[Collected data]
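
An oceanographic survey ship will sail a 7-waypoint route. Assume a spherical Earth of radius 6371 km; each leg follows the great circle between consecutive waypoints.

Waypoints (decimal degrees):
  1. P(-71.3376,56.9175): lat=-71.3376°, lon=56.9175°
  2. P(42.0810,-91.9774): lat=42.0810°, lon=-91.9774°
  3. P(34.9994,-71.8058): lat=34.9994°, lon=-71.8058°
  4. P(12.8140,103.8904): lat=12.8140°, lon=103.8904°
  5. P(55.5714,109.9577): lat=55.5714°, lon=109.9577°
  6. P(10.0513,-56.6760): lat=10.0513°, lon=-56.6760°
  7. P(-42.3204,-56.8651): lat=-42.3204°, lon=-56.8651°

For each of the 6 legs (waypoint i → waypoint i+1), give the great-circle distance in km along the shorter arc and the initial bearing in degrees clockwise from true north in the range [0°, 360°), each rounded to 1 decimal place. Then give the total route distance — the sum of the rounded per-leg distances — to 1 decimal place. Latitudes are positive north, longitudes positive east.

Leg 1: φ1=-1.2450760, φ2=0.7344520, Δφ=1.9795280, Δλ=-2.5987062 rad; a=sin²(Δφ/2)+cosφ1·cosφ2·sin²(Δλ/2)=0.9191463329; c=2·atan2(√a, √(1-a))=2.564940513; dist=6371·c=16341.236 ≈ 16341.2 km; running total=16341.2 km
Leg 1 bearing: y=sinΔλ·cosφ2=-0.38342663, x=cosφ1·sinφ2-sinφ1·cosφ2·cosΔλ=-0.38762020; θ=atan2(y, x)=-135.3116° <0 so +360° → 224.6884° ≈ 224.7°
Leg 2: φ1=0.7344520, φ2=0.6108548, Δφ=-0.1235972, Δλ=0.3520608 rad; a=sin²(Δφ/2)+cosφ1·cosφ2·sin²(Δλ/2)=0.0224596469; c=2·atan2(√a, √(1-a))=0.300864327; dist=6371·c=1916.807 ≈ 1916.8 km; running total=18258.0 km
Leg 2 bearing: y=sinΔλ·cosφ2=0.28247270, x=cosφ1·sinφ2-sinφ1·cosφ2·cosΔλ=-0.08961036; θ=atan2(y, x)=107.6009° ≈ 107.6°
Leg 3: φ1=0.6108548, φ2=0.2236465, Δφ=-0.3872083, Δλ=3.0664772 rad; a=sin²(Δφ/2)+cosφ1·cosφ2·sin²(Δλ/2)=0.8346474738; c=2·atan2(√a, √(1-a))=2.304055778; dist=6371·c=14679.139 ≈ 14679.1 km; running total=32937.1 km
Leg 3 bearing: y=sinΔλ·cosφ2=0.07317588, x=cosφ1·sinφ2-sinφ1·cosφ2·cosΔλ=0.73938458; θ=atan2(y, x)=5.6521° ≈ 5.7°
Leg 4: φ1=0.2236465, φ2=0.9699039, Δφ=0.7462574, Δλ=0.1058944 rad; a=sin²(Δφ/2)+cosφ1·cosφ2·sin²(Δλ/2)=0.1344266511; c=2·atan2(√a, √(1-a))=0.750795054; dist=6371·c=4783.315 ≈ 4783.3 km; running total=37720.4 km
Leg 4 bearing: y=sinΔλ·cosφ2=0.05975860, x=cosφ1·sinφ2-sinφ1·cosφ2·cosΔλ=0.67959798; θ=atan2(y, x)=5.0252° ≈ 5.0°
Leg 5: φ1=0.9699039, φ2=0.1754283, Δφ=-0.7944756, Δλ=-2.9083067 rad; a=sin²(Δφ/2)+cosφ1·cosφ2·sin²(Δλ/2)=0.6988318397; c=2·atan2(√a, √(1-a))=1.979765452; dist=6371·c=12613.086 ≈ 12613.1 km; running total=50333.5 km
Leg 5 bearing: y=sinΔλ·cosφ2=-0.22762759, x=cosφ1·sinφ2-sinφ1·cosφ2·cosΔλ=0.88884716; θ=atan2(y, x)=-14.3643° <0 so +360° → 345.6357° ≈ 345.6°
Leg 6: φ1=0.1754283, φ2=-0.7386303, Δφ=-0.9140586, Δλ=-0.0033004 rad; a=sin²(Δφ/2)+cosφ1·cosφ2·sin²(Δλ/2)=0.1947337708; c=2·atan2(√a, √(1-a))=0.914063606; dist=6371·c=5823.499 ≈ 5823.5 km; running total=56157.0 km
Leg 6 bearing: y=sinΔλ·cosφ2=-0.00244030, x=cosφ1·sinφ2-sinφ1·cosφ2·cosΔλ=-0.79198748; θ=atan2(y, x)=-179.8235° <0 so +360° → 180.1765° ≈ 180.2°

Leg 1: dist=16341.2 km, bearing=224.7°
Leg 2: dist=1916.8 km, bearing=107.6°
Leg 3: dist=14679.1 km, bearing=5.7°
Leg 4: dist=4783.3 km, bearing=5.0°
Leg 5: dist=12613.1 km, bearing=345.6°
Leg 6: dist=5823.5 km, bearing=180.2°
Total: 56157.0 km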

* * *

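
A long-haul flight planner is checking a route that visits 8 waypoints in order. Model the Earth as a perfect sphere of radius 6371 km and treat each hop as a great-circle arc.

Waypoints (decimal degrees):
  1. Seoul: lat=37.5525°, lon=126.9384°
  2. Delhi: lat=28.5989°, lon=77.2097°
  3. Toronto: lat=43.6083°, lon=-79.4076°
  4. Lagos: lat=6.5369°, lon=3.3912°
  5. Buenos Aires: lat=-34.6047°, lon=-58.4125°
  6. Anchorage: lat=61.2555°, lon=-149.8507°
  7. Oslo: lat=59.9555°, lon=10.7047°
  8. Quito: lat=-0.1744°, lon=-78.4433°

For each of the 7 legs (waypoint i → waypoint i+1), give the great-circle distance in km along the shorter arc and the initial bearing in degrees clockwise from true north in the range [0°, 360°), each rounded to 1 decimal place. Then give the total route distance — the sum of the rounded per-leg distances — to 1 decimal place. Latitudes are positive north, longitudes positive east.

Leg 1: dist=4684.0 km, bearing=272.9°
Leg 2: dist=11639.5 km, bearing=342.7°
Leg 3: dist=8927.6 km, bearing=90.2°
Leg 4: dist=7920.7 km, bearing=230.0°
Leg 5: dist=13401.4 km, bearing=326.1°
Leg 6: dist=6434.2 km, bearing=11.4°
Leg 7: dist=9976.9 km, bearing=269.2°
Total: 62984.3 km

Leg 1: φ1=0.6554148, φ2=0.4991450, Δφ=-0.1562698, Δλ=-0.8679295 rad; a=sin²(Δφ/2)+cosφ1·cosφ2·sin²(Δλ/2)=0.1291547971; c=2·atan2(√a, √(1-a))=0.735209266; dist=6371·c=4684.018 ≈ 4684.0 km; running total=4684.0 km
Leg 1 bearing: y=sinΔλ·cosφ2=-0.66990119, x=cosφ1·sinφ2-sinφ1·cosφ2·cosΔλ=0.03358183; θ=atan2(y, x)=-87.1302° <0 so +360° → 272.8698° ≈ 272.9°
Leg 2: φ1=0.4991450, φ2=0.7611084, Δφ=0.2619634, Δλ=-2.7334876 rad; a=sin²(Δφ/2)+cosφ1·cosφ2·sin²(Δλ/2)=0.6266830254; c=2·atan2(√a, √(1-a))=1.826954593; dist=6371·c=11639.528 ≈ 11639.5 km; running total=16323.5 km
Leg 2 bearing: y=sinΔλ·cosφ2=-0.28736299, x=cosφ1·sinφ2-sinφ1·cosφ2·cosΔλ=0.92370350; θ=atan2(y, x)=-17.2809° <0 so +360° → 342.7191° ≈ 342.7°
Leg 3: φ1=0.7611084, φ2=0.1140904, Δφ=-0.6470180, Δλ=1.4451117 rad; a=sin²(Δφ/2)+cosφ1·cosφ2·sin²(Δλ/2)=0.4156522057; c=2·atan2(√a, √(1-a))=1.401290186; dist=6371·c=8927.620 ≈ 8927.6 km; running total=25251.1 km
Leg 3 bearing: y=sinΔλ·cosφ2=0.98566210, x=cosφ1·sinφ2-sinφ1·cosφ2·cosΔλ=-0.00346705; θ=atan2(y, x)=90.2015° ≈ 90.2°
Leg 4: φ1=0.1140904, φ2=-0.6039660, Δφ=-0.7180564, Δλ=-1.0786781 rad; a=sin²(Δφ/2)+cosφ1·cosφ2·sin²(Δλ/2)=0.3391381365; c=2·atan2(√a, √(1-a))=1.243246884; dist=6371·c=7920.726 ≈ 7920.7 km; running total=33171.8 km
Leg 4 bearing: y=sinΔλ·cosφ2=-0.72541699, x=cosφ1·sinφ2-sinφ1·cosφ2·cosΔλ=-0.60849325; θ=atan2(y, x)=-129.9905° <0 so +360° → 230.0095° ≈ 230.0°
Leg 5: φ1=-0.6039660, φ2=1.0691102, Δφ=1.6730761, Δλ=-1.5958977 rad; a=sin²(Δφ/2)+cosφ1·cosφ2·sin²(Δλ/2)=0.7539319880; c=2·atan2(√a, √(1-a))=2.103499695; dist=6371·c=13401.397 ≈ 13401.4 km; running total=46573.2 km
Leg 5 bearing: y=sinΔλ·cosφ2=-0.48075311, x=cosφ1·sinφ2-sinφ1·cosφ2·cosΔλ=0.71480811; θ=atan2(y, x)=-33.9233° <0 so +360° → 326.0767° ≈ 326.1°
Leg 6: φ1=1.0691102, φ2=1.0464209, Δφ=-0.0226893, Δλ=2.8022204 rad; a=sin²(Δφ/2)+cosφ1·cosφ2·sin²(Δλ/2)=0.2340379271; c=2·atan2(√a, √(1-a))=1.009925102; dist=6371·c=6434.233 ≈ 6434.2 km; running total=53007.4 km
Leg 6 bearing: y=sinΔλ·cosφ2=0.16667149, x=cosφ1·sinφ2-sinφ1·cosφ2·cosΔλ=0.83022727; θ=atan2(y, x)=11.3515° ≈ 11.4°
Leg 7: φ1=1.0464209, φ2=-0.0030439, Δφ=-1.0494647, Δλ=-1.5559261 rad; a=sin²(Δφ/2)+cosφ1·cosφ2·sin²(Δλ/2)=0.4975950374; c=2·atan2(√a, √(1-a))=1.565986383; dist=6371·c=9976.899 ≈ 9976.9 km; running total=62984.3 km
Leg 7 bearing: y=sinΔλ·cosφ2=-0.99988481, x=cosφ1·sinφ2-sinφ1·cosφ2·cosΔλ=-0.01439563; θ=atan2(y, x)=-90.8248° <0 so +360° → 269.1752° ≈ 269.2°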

**Task to complete:**
One stretch of the lines above is wanted, from the line that contains "An oceanographic survey" through the line that contains "7. P(-42.3204,-56.8651): lat=-42.3204°, lon=-56.8651°". Output it exactly.

**Exercise solution:**
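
An oceanographic survey ship will sail a 7-waypoint route. Assume a spherical Earth of radius 6371 km; each leg follows the great circle between consecutive waypoints.

Waypoints (decimal degrees):
  1. P(-71.3376,56.9175): lat=-71.3376°, lon=56.9175°
  2. P(42.0810,-91.9774): lat=42.0810°, lon=-91.9774°
  3. P(34.9994,-71.8058): lat=34.9994°, lon=-71.8058°
  4. P(12.8140,103.8904): lat=12.8140°, lon=103.8904°
  5. P(55.5714,109.9577): lat=55.5714°, lon=109.9577°
  6. P(10.0513,-56.6760): lat=10.0513°, lon=-56.6760°
  7. P(-42.3204,-56.8651): lat=-42.3204°, lon=-56.8651°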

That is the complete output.